Material supplied Block Start

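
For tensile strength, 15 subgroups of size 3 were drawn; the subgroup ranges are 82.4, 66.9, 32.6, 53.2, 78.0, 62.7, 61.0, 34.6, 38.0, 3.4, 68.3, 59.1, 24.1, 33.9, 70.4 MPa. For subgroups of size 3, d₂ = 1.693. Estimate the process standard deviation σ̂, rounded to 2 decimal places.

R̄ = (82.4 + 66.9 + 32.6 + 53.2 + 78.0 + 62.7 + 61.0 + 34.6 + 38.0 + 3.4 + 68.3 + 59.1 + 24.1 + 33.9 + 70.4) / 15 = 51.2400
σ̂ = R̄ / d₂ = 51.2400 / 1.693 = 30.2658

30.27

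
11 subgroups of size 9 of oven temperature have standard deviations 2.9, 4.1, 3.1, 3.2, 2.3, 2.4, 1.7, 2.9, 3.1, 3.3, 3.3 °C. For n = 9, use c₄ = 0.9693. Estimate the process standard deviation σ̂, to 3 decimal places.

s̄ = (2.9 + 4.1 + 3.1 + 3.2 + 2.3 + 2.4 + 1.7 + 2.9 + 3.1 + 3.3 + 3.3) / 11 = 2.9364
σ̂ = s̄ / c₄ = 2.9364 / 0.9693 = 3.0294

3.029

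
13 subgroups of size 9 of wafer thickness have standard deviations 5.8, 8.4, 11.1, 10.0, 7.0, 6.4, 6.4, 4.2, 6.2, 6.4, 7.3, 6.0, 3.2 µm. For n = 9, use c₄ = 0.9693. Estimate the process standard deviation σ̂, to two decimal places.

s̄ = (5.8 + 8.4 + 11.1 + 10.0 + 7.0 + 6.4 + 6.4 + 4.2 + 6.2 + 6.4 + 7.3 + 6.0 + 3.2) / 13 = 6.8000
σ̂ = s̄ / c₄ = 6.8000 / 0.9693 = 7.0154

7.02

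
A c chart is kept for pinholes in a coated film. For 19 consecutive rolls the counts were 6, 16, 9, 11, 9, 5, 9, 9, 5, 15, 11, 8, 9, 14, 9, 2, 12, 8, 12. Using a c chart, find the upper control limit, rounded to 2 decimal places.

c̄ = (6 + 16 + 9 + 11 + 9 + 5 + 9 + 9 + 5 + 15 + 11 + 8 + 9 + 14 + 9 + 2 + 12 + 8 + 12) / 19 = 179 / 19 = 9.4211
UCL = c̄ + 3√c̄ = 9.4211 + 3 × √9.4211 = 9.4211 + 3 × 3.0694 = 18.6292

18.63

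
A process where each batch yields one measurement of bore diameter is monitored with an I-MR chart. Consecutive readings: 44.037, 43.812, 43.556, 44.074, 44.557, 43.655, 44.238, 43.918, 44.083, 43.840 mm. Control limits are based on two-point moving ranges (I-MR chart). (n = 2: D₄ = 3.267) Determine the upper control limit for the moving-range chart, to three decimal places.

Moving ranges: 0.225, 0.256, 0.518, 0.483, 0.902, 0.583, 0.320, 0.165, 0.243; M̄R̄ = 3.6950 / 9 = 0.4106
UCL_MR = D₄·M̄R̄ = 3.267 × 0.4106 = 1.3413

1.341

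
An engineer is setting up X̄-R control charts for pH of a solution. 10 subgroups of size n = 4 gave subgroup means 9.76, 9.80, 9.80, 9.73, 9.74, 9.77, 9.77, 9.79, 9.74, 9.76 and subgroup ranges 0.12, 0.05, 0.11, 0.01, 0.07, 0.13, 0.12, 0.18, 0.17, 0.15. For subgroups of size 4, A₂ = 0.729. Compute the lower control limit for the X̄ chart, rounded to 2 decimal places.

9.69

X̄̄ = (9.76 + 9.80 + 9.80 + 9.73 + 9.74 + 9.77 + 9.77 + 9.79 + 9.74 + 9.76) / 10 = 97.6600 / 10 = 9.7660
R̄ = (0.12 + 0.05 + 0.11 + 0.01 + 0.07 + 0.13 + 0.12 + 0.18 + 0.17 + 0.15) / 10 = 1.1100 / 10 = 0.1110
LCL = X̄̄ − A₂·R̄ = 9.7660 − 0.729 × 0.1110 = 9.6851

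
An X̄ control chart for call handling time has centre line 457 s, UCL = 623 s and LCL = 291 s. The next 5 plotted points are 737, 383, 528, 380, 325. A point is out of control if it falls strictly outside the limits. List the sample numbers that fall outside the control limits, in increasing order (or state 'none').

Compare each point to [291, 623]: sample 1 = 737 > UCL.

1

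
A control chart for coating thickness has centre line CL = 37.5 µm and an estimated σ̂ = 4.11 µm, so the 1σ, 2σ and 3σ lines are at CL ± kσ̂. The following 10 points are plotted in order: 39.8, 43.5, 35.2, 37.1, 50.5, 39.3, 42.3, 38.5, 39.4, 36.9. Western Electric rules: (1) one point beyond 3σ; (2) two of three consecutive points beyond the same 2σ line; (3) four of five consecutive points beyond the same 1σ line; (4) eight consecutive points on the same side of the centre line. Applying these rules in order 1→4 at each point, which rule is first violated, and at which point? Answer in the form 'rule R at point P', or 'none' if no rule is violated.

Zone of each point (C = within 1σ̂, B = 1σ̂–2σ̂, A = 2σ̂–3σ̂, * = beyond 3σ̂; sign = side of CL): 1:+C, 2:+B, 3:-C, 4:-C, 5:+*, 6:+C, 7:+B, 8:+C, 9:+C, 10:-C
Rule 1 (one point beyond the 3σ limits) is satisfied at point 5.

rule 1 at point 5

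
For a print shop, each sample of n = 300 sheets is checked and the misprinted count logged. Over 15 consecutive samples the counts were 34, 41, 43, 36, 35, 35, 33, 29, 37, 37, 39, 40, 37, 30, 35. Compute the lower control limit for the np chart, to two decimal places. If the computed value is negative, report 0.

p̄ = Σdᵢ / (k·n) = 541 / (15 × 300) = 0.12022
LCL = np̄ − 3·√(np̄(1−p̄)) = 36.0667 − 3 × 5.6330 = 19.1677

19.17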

Material supplied Block End

### What you need to do
Retype the whole listing exactly.

### Expected answer
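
For tensile strength, 15 subgroups of size 3 were drawn; the subgroup ranges are 82.4, 66.9, 32.6, 53.2, 78.0, 62.7, 61.0, 34.6, 38.0, 3.4, 68.3, 59.1, 24.1, 33.9, 70.4 MPa. For subgroups of size 3, d₂ = 1.693. Estimate the process standard deviation σ̂, rounded to 2 decimal places.

R̄ = (82.4 + 66.9 + 32.6 + 53.2 + 78.0 + 62.7 + 61.0 + 34.6 + 38.0 + 3.4 + 68.3 + 59.1 + 24.1 + 33.9 + 70.4) / 15 = 51.2400
σ̂ = R̄ / d₂ = 51.2400 / 1.693 = 30.2658

30.27

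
11 subgroups of size 9 of oven temperature have standard deviations 2.9, 4.1, 3.1, 3.2, 2.3, 2.4, 1.7, 2.9, 3.1, 3.3, 3.3 °C. For n = 9, use c₄ = 0.9693. Estimate the process standard deviation σ̂, to 3 decimal places.

s̄ = (2.9 + 4.1 + 3.1 + 3.2 + 2.3 + 2.4 + 1.7 + 2.9 + 3.1 + 3.3 + 3.3) / 11 = 2.9364
σ̂ = s̄ / c₄ = 2.9364 / 0.9693 = 3.0294

3.029

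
13 subgroups of size 9 of wafer thickness have standard deviations 5.8, 8.4, 11.1, 10.0, 7.0, 6.4, 6.4, 4.2, 6.2, 6.4, 7.3, 6.0, 3.2 µm. For n = 9, use c₄ = 0.9693. Estimate the process standard deviation σ̂, to two decimal places.

s̄ = (5.8 + 8.4 + 11.1 + 10.0 + 7.0 + 6.4 + 6.4 + 4.2 + 6.2 + 6.4 + 7.3 + 6.0 + 3.2) / 13 = 6.8000
σ̂ = s̄ / c₄ = 6.8000 / 0.9693 = 7.0154

7.02

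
A c chart is kept for pinholes in a coated film. For 19 consecutive rolls the counts were 6, 16, 9, 11, 9, 5, 9, 9, 5, 15, 11, 8, 9, 14, 9, 2, 12, 8, 12. Using a c chart, find the upper control limit, rounded to 2 decimal places.

c̄ = (6 + 16 + 9 + 11 + 9 + 5 + 9 + 9 + 5 + 15 + 11 + 8 + 9 + 14 + 9 + 2 + 12 + 8 + 12) / 19 = 179 / 19 = 9.4211
UCL = c̄ + 3√c̄ = 9.4211 + 3 × √9.4211 = 9.4211 + 3 × 3.0694 = 18.6292

18.63

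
A process where each batch yields one measurement of bore diameter is monitored with an I-MR chart. Consecutive readings: 44.037, 43.812, 43.556, 44.074, 44.557, 43.655, 44.238, 43.918, 44.083, 43.840 mm. Control limits are based on two-point moving ranges (I-MR chart). (n = 2: D₄ = 3.267) Determine the upper control limit for the moving-range chart, to three decimal places.

Moving ranges: 0.225, 0.256, 0.518, 0.483, 0.902, 0.583, 0.320, 0.165, 0.243; M̄R̄ = 3.6950 / 9 = 0.4106
UCL_MR = D₄·M̄R̄ = 3.267 × 0.4106 = 1.3413

1.341

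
An engineer is setting up X̄-R control charts for pH of a solution. 10 subgroups of size n = 4 gave subgroup means 9.76, 9.80, 9.80, 9.73, 9.74, 9.77, 9.77, 9.79, 9.74, 9.76 and subgroup ranges 0.12, 0.05, 0.11, 0.01, 0.07, 0.13, 0.12, 0.18, 0.17, 0.15. For subgroups of size 4, A₂ = 0.729. Compute the lower control limit for the X̄ chart, rounded to 2 decimal places.

9.69

X̄̄ = (9.76 + 9.80 + 9.80 + 9.73 + 9.74 + 9.77 + 9.77 + 9.79 + 9.74 + 9.76) / 10 = 97.6600 / 10 = 9.7660
R̄ = (0.12 + 0.05 + 0.11 + 0.01 + 0.07 + 0.13 + 0.12 + 0.18 + 0.17 + 0.15) / 10 = 1.1100 / 10 = 0.1110
LCL = X̄̄ − A₂·R̄ = 9.7660 − 0.729 × 0.1110 = 9.6851

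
An X̄ control chart for call handling time has centre line 457 s, UCL = 623 s and LCL = 291 s. The next 5 plotted points are 737, 383, 528, 380, 325. A point is out of control if it falls strictly outside the limits. List the sample numbers that fall outside the control limits, in increasing order (or state 'none').

Compare each point to [291, 623]: sample 1 = 737 > UCL.

1

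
A control chart for coating thickness has centre line CL = 37.5 µm and an estimated σ̂ = 4.11 µm, so the 1σ, 2σ and 3σ lines are at CL ± kσ̂. The following 10 points are plotted in order: 39.8, 43.5, 35.2, 37.1, 50.5, 39.3, 42.3, 38.5, 39.4, 36.9. Western Electric rules: (1) one point beyond 3σ; (2) two of three consecutive points beyond the same 2σ line; (3) four of five consecutive points beyond the same 1σ line; (4) eight consecutive points on the same side of the centre line. Applying these rules in order 1→4 at each point, which rule is first violated, and at which point? Answer in the form 'rule R at point P', or 'none' if no rule is violated.

Zone of each point (C = within 1σ̂, B = 1σ̂–2σ̂, A = 2σ̂–3σ̂, * = beyond 3σ̂; sign = side of CL): 1:+C, 2:+B, 3:-C, 4:-C, 5:+*, 6:+C, 7:+B, 8:+C, 9:+C, 10:-C
Rule 1 (one point beyond the 3σ limits) is satisfied at point 5.

rule 1 at point 5

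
For a print shop, each sample of n = 300 sheets is checked and the misprinted count logged. Over 15 consecutive samples the counts were 34, 41, 43, 36, 35, 35, 33, 29, 37, 37, 39, 40, 37, 30, 35. Compute the lower control limit for the np chart, to two decimal places. If the computed value is negative, report 0.

p̄ = Σdᵢ / (k·n) = 541 / (15 × 300) = 0.12022
LCL = np̄ − 3·√(np̄(1−p̄)) = 36.0667 − 3 × 5.6330 = 19.1677

19.17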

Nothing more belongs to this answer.